**EXERCISE GOAL**
Print all of the data exactly.

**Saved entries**
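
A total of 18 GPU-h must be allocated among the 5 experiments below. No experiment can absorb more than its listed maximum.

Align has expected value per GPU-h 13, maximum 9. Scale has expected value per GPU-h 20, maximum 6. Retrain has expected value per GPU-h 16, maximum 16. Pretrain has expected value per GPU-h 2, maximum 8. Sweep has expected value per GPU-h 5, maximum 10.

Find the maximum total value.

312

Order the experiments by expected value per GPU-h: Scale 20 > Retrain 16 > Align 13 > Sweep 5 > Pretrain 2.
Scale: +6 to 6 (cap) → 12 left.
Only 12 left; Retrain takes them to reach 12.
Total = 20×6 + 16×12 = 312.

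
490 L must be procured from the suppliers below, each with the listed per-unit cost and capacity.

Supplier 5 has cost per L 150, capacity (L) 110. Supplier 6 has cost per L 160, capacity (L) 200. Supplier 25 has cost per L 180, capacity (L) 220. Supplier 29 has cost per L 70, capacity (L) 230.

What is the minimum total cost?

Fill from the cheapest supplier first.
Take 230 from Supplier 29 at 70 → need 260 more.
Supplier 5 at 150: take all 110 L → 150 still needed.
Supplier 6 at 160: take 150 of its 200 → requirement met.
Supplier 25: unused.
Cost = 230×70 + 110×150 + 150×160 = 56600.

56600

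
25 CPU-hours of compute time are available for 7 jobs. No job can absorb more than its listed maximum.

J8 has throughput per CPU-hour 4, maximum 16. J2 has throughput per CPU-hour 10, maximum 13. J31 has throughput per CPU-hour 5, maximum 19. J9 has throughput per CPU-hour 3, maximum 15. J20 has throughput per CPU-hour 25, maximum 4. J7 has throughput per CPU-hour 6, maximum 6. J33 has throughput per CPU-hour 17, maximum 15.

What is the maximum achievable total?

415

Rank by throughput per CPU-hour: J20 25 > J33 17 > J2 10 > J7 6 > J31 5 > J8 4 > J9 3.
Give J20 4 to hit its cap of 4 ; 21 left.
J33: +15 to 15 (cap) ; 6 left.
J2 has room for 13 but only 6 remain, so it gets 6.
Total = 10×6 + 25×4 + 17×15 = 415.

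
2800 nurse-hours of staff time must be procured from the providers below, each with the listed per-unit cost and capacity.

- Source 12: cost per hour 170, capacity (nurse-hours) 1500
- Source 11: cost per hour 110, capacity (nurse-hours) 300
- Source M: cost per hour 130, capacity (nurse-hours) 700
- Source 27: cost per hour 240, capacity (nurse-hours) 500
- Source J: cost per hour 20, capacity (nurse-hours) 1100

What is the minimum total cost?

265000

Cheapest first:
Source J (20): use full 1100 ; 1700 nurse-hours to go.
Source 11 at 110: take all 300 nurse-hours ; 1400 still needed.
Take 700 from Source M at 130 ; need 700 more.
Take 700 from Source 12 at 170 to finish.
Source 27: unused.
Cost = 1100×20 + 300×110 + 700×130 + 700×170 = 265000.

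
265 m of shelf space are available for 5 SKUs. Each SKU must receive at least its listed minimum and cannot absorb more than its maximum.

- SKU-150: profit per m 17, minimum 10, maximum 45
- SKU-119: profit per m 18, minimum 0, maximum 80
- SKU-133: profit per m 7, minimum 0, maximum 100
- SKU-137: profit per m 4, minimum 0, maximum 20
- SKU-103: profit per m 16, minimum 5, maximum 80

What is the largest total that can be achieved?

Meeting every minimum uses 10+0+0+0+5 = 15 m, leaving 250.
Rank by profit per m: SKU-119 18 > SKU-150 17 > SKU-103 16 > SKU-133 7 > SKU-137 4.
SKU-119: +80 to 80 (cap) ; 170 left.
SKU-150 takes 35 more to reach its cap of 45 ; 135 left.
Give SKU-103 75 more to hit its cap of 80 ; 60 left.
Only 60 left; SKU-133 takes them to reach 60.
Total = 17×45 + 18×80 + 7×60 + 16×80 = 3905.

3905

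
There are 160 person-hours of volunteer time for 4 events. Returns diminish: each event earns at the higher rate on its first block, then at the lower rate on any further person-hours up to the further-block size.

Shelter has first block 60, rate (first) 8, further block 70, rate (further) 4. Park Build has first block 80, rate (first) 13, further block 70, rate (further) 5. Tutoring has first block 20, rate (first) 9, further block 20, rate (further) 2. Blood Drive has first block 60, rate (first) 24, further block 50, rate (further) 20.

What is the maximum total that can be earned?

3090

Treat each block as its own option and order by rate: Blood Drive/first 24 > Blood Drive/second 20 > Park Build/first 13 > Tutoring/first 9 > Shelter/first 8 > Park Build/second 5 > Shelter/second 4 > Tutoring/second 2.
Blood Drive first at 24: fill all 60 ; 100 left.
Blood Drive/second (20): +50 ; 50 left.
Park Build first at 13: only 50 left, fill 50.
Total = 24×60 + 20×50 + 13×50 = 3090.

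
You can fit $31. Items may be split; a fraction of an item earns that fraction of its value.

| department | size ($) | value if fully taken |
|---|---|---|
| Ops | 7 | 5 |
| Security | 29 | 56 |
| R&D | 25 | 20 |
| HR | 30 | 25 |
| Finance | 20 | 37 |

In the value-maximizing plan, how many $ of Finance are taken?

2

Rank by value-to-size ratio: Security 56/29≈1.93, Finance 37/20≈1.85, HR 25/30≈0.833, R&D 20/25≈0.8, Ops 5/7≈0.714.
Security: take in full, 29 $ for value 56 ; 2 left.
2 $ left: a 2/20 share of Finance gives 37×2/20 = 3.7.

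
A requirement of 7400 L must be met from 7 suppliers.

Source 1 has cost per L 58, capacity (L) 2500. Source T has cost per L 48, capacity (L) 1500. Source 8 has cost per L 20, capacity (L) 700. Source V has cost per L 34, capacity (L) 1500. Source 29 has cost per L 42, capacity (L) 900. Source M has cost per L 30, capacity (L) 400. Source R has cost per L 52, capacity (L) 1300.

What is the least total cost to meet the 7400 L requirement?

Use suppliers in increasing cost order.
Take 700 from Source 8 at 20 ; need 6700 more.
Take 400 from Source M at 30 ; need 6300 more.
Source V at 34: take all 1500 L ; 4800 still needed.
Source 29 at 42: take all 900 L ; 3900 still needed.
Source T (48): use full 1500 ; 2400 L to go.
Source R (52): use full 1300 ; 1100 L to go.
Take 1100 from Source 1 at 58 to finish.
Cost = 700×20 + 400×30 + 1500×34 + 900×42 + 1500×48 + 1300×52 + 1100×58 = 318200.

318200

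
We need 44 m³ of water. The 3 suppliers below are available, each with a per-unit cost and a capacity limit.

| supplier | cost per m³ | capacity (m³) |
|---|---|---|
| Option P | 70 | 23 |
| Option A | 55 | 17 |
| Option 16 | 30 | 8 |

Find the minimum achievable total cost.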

**TASK OUTPUT**
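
A total of 18 GPU-h must be allocated among the 5 experiments below. No experiment can absorb more than its listed maximum.

Align has expected value per GPU-h 13, maximum 9. Scale has expected value per GPU-h 20, maximum 6. Retrain has expected value per GPU-h 16, maximum 16. Pretrain has expected value per GPU-h 2, maximum 8. Sweep has expected value per GPU-h 5, maximum 10.

Find the maximum total value.

312

Order the experiments by expected value per GPU-h: Scale 20 > Retrain 16 > Align 13 > Sweep 5 > Pretrain 2.
Scale: +6 to 6 (cap) → 12 left.
Only 12 left; Retrain takes them to reach 12.
Total = 20×6 + 16×12 = 312.

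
490 L must be procured from the suppliers below, each with the listed per-unit cost and capacity.

Supplier 5 has cost per L 150, capacity (L) 110. Supplier 6 has cost per L 160, capacity (L) 200. Supplier 25 has cost per L 180, capacity (L) 220. Supplier 29 has cost per L 70, capacity (L) 230.

What is the minimum total cost?

Fill from the cheapest supplier first.
Take 230 from Supplier 29 at 70 → need 260 more.
Supplier 5 at 150: take all 110 L → 150 still needed.
Supplier 6 at 160: take 150 of its 200 → requirement met.
Supplier 25: unused.
Cost = 230×70 + 110×150 + 150×160 = 56600.

56600

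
25 CPU-hours of compute time are available for 7 jobs. No job can absorb more than its listed maximum.

J8 has throughput per CPU-hour 4, maximum 16. J2 has throughput per CPU-hour 10, maximum 13. J31 has throughput per CPU-hour 5, maximum 19. J9 has throughput per CPU-hour 3, maximum 15. J20 has throughput per CPU-hour 25, maximum 4. J7 has throughput per CPU-hour 6, maximum 6. J33 has throughput per CPU-hour 17, maximum 15.

What is the maximum achievable total?

415

Rank by throughput per CPU-hour: J20 25 > J33 17 > J2 10 > J7 6 > J31 5 > J8 4 > J9 3.
Give J20 4 to hit its cap of 4 ; 21 left.
J33: +15 to 15 (cap) ; 6 left.
J2 has room for 13 but only 6 remain, so it gets 6.
Total = 10×6 + 25×4 + 17×15 = 415.

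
2800 nurse-hours of staff time must be procured from the providers below, each with the listed per-unit cost and capacity.

- Source 12: cost per hour 170, capacity (nurse-hours) 1500
- Source 11: cost per hour 110, capacity (nurse-hours) 300
- Source M: cost per hour 130, capacity (nurse-hours) 700
- Source 27: cost per hour 240, capacity (nurse-hours) 500
- Source J: cost per hour 20, capacity (nurse-hours) 1100

What is the minimum total cost?

265000

Cheapest first:
Source J (20): use full 1100 ; 1700 nurse-hours to go.
Source 11 at 110: take all 300 nurse-hours ; 1400 still needed.
Take 700 from Source M at 130 ; need 700 more.
Take 700 from Source 12 at 170 to finish.
Source 27: unused.
Cost = 1100×20 + 300×110 + 700×130 + 700×170 = 265000.

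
265 m of shelf space are available for 5 SKUs. Each SKU must receive at least its listed minimum and cannot absorb more than its maximum.

- SKU-150: profit per m 17, minimum 10, maximum 45
- SKU-119: profit per m 18, minimum 0, maximum 80
- SKU-133: profit per m 7, minimum 0, maximum 100
- SKU-137: profit per m 4, minimum 0, maximum 20
- SKU-103: profit per m 16, minimum 5, maximum 80

What is the largest total that can be achieved?

Meeting every minimum uses 10+0+0+0+5 = 15 m, leaving 250.
Rank by profit per m: SKU-119 18 > SKU-150 17 > SKU-103 16 > SKU-133 7 > SKU-137 4.
SKU-119: +80 to 80 (cap) ; 170 left.
SKU-150 takes 35 more to reach its cap of 45 ; 135 left.
Give SKU-103 75 more to hit its cap of 80 ; 60 left.
Only 60 left; SKU-133 takes them to reach 60.
Total = 17×45 + 18×80 + 7×60 + 16×80 = 3905.

3905

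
There are 160 person-hours of volunteer time for 4 events. Returns diminish: each event earns at the higher rate on its first block, then at the lower rate on any further person-hours up to the further-block size.

Shelter has first block 60, rate (first) 8, further block 70, rate (further) 4. Park Build has first block 80, rate (first) 13, further block 70, rate (further) 5. Tutoring has first block 20, rate (first) 9, further block 20, rate (further) 2. Blood Drive has first block 60, rate (first) 24, further block 50, rate (further) 20.

What is the maximum total that can be earned?

3090

Treat each block as its own option and order by rate: Blood Drive/first 24 > Blood Drive/second 20 > Park Build/first 13 > Tutoring/first 9 > Shelter/first 8 > Park Build/second 5 > Shelter/second 4 > Tutoring/second 2.
Blood Drive first at 24: fill all 60 ; 100 left.
Blood Drive/second (20): +50 ; 50 left.
Park Build first at 13: only 50 left, fill 50.
Total = 24×60 + 20×50 + 13×50 = 3090.

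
You can fit $31. Items may be split; a fraction of an item earns that fraction of its value.

| department | size ($) | value if fully taken |
|---|---|---|
| Ops | 7 | 5 |
| Security | 29 | 56 |
| R&D | 25 | 20 |
| HR | 30 | 25 |
| Finance | 20 | 37 |

In the value-maximizing plan, how many $ of Finance are taken?

2

Rank by value-to-size ratio: Security 56/29≈1.93, Finance 37/20≈1.85, HR 25/30≈0.833, R&D 20/25≈0.8, Ops 5/7≈0.714.
Security: take in full, 29 $ for value 56 ; 2 left.
2 $ left: a 2/20 share of Finance gives 37×2/20 = 3.7.

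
A requirement of 7400 L must be met from 7 suppliers.

Source 1 has cost per L 58, capacity (L) 2500. Source T has cost per L 48, capacity (L) 1500. Source 8 has cost per L 20, capacity (L) 700. Source V has cost per L 34, capacity (L) 1500. Source 29 has cost per L 42, capacity (L) 900. Source M has cost per L 30, capacity (L) 400. Source R has cost per L 52, capacity (L) 1300.

What is the least total cost to meet the 7400 L requirement?

Use suppliers in increasing cost order.
Take 700 from Source 8 at 20 ; need 6700 more.
Take 400 from Source M at 30 ; need 6300 more.
Source V at 34: take all 1500 L ; 4800 still needed.
Source 29 at 42: take all 900 L ; 3900 still needed.
Source T (48): use full 1500 ; 2400 L to go.
Source R (52): use full 1300 ; 1100 L to go.
Take 1100 from Source 1 at 58 to finish.
Cost = 700×20 + 400×30 + 1500×34 + 900×42 + 1500×48 + 1300×52 + 1100×58 = 318200.

318200

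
We need 44 m³ of water. The 3 suppliers below are available, each with a per-unit cost and a capacity limit.

| supplier | cost per m³ | capacity (m³) |
|---|---|---|
| Option P | 70 | 23 |
| Option A | 55 | 17 |
| Option 16 | 30 | 8 |

Find the minimum achievable total cost.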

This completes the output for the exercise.